What this task involves:
In the records below, find each line with the word "dependent" and copy it.

(Source data)
::::::
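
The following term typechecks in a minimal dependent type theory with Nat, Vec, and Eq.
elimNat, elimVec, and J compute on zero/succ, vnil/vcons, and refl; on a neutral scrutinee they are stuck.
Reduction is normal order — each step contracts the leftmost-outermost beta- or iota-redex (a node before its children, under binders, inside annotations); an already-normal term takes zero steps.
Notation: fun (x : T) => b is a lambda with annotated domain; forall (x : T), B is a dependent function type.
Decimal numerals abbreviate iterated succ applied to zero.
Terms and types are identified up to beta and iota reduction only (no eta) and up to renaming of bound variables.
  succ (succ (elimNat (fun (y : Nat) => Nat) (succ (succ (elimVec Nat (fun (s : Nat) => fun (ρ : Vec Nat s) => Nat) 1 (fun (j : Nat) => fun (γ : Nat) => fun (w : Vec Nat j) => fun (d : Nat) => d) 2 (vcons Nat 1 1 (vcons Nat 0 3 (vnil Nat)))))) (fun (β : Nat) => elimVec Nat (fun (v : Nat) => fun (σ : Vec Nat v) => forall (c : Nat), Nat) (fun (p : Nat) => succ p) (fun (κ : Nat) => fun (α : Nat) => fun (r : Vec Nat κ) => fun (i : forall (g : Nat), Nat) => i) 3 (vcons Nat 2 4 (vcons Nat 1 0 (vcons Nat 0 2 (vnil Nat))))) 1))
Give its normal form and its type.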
::::::
Answer:
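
The following term typechecks in a minimal dependent type theory with Nat, Vec, and Eq.
Notation: fun (x : T) => b is a lambda with annotated domain; forall (x : T), B is a dependent function type.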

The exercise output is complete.